## [WORK ORDER]
Could you filter the records below and return each line that holds "ontable"?

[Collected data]
---

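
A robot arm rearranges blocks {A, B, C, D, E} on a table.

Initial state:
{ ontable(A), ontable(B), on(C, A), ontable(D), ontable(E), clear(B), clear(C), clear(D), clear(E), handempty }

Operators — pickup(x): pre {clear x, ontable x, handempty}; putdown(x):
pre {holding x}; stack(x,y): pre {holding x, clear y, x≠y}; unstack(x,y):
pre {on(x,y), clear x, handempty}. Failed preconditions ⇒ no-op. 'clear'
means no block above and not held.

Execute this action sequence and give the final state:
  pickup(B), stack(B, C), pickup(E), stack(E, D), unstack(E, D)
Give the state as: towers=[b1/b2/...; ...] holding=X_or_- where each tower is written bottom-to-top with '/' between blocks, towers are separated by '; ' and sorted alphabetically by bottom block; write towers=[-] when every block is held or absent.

towers=[A/C/B; D] holding=E

step 1 (pickup(B)): towers=[A/C; D; E] holding=B
step 2 (stack(B, C)): towers=[A/C/B; D; E] holding=-
step 3 (pickup(E)): towers=[A/C/B; D] holding=E
step 4 (stack(E, D)): towers=[A/C/B; D/E] holding=-
step 5 (unstack(E, D)): towers=[A/C/B; D] holding=E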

---

## [TASK ANSWER]
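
{ ontable(A), ontable(B), on(C, A), ontable(D), ontable(E), clear(B), clear(C), clear(D), clear(E), handempty }
Operators — pickup(x): pre {clear x, ontable x, handempty}; putdown(x):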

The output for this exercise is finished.